◆ **PROBLEM DESCRIPTION**: Restate the listing below word for word.

-----

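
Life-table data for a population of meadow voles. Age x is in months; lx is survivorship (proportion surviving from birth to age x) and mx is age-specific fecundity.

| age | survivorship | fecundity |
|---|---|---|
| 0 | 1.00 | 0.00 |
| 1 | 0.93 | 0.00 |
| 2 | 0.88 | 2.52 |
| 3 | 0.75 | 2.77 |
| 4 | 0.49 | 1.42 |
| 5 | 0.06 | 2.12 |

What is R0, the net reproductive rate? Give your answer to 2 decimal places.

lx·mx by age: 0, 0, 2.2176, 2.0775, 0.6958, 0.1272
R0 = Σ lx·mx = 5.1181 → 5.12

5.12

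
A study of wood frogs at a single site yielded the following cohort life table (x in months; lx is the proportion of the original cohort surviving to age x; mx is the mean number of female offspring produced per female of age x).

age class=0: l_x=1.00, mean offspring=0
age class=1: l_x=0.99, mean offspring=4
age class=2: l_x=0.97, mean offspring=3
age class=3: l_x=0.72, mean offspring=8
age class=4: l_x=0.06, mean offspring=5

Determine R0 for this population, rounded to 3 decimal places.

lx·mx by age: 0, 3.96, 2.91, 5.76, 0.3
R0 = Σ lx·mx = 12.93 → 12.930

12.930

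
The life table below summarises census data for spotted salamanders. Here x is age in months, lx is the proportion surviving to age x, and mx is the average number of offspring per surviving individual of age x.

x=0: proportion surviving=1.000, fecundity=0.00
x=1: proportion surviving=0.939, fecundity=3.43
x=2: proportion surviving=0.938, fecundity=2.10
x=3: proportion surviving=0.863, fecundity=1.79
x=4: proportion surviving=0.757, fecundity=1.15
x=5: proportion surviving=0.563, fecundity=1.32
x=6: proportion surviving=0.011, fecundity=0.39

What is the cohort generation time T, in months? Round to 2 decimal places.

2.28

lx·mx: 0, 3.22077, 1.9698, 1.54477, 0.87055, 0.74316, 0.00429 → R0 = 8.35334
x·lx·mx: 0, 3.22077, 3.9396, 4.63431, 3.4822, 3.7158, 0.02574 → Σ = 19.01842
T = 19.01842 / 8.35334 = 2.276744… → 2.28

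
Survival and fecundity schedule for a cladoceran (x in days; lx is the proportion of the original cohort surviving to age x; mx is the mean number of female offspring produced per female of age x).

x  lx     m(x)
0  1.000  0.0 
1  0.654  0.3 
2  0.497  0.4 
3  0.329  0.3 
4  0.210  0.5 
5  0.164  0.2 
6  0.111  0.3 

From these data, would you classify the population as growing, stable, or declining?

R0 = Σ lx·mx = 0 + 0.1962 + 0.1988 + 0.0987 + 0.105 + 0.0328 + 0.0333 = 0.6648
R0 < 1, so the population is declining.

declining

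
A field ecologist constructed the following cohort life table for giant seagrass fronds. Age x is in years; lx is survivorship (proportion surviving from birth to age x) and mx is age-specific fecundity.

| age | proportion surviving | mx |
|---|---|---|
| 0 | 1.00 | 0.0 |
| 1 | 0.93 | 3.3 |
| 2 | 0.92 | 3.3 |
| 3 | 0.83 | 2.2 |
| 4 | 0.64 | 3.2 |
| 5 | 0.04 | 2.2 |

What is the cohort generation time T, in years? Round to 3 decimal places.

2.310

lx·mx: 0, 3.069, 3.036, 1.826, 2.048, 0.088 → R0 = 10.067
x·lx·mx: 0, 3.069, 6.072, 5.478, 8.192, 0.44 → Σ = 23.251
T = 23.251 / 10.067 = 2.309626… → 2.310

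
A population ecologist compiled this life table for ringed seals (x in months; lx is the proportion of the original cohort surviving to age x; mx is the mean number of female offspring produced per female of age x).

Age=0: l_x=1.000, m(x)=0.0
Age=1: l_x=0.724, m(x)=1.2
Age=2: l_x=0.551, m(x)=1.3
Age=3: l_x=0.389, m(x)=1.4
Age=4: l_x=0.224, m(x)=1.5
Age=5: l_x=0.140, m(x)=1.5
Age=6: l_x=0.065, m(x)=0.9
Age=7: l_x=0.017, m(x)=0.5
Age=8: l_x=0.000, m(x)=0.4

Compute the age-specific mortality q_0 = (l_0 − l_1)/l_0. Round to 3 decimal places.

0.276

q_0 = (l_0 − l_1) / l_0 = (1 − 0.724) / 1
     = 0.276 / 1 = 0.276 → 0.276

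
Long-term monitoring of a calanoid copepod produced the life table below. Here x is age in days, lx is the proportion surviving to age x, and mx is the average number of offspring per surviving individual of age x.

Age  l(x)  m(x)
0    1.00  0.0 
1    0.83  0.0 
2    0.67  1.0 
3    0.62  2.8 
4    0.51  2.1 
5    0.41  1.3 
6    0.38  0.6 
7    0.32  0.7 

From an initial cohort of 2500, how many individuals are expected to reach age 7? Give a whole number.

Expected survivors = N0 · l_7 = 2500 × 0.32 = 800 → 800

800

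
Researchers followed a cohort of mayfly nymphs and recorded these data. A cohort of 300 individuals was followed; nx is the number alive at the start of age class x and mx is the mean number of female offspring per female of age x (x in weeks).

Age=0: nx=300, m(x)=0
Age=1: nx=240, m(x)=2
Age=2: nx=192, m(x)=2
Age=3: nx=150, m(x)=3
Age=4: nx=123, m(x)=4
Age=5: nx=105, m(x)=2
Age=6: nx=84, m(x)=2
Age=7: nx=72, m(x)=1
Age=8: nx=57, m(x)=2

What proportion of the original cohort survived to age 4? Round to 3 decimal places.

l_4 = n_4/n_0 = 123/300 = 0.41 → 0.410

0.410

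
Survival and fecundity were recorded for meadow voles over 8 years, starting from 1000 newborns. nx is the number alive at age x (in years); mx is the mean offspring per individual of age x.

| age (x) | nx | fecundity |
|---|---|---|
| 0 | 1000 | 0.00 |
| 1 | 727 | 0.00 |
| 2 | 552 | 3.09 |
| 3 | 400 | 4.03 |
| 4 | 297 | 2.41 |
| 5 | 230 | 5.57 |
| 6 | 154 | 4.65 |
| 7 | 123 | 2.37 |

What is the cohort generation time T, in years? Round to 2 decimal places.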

-----

◆ **EXPECTED OUTPUT**:
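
Life-table data for a population of meadow voles. Age x is in months; lx is survivorship (proportion surviving from birth to age x) and mx is age-specific fecundity.

| age | survivorship | fecundity |
|---|---|---|
| 0 | 1.00 | 0.00 |
| 1 | 0.93 | 0.00 |
| 2 | 0.88 | 2.52 |
| 3 | 0.75 | 2.77 |
| 4 | 0.49 | 1.42 |
| 5 | 0.06 | 2.12 |

What is R0, the net reproductive rate? Give your answer to 2 decimal places.

lx·mx by age: 0, 0, 2.2176, 2.0775, 0.6958, 0.1272
R0 = Σ lx·mx = 5.1181 → 5.12

5.12

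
A study of wood frogs at a single site yielded the following cohort life table (x in months; lx is the proportion of the original cohort surviving to age x; mx is the mean number of female offspring produced per female of age x).

age class=0: l_x=1.00, mean offspring=0
age class=1: l_x=0.99, mean offspring=4
age class=2: l_x=0.97, mean offspring=3
age class=3: l_x=0.72, mean offspring=8
age class=4: l_x=0.06, mean offspring=5

Determine R0 for this population, rounded to 3 decimal places.

lx·mx by age: 0, 3.96, 2.91, 5.76, 0.3
R0 = Σ lx·mx = 12.93 → 12.930

12.930

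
The life table below summarises census data for spotted salamanders. Here x is age in months, lx is the proportion surviving to age x, and mx is the average number of offspring per surviving individual of age x.

x=0: proportion surviving=1.000, fecundity=0.00
x=1: proportion surviving=0.939, fecundity=3.43
x=2: proportion surviving=0.938, fecundity=2.10
x=3: proportion surviving=0.863, fecundity=1.79
x=4: proportion surviving=0.757, fecundity=1.15
x=5: proportion surviving=0.563, fecundity=1.32
x=6: proportion surviving=0.011, fecundity=0.39

What is the cohort generation time T, in months? Round to 2 decimal places.

2.28

lx·mx: 0, 3.22077, 1.9698, 1.54477, 0.87055, 0.74316, 0.00429 → R0 = 8.35334
x·lx·mx: 0, 3.22077, 3.9396, 4.63431, 3.4822, 3.7158, 0.02574 → Σ = 19.01842
T = 19.01842 / 8.35334 = 2.276744… → 2.28

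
Survival and fecundity schedule for a cladoceran (x in days; lx is the proportion of the original cohort surviving to age x; mx is the mean number of female offspring produced per female of age x).

x  lx     m(x)
0  1.000  0.0 
1  0.654  0.3 
2  0.497  0.4 
3  0.329  0.3 
4  0.210  0.5 
5  0.164  0.2 
6  0.111  0.3 

From these data, would you classify the population as growing, stable, or declining?

R0 = Σ lx·mx = 0 + 0.1962 + 0.1988 + 0.0987 + 0.105 + 0.0328 + 0.0333 = 0.6648
R0 < 1, so the population is declining.

declining

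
A field ecologist constructed the following cohort life table for giant seagrass fronds. Age x is in years; lx is survivorship (proportion surviving from birth to age x) and mx is age-specific fecundity.

| age | proportion surviving | mx |
|---|---|---|
| 0 | 1.00 | 0.0 |
| 1 | 0.93 | 3.3 |
| 2 | 0.92 | 3.3 |
| 3 | 0.83 | 2.2 |
| 4 | 0.64 | 3.2 |
| 5 | 0.04 | 2.2 |

What is the cohort generation time T, in years? Round to 3 decimal places.

2.310

lx·mx: 0, 3.069, 3.036, 1.826, 2.048, 0.088 → R0 = 10.067
x·lx·mx: 0, 3.069, 6.072, 5.478, 8.192, 0.44 → Σ = 23.251
T = 23.251 / 10.067 = 2.309626… → 2.310

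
A population ecologist compiled this life table for ringed seals (x in months; lx is the proportion of the original cohort surviving to age x; mx is the mean number of female offspring produced per female of age x).

Age=0: l_x=1.000, m(x)=0.0
Age=1: l_x=0.724, m(x)=1.2
Age=2: l_x=0.551, m(x)=1.3
Age=3: l_x=0.389, m(x)=1.4
Age=4: l_x=0.224, m(x)=1.5
Age=5: l_x=0.140, m(x)=1.5
Age=6: l_x=0.065, m(x)=0.9
Age=7: l_x=0.017, m(x)=0.5
Age=8: l_x=0.000, m(x)=0.4

Compute the age-specific mortality q_0 = (l_0 − l_1)/l_0. Round to 3 decimal places.

0.276

q_0 = (l_0 − l_1) / l_0 = (1 − 0.724) / 1
     = 0.276 / 1 = 0.276 → 0.276

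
Long-term monitoring of a calanoid copepod produced the life table below. Here x is age in days, lx is the proportion surviving to age x, and mx is the average number of offspring per surviving individual of age x.

Age  l(x)  m(x)
0    1.00  0.0 
1    0.83  0.0 
2    0.67  1.0 
3    0.62  2.8 
4    0.51  2.1 
5    0.41  1.3 
6    0.38  0.6 
7    0.32  0.7 

From an initial cohort of 2500, how many individuals are expected to reach age 7? Give a whole number.

Expected survivors = N0 · l_7 = 2500 × 0.32 = 800 → 800

800

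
Researchers followed a cohort of mayfly nymphs and recorded these data. A cohort of 300 individuals was followed; nx is the number alive at the start of age class x and mx is the mean number of female offspring per female of age x (x in weeks).

Age=0: nx=300, m(x)=0
Age=1: nx=240, m(x)=2
Age=2: nx=192, m(x)=2
Age=3: nx=150, m(x)=3
Age=4: nx=123, m(x)=4
Age=5: nx=105, m(x)=2
Age=6: nx=84, m(x)=2
Age=7: nx=72, m(x)=1
Age=8: nx=57, m(x)=2

What proportion of the original cohort survived to age 4? Round to 3 decimal places.

l_4 = n_4/n_0 = 123/300 = 0.41 → 0.410

0.410

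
Survival and fecundity were recorded for meadow voles over 8 years, starting from 1000 newborns. nx is the number alive at age x (in years); mx is the mean offspring per individual of age x.

| age (x) | nx | fecundity |
|---|---|---|
| 0 | 1000 | 0.00 |
| 1 | 727 | 0.00 |
| 2 | 552 | 3.09 |
| 3 | 400 | 4.03 |
| 4 | 297 | 2.41 |
| 5 | 230 | 5.57 |
| 6 | 154 | 4.65 |
| 7 | 123 | 2.37 |

What is the cohort generation time T, in years? Round to 2 decimal places.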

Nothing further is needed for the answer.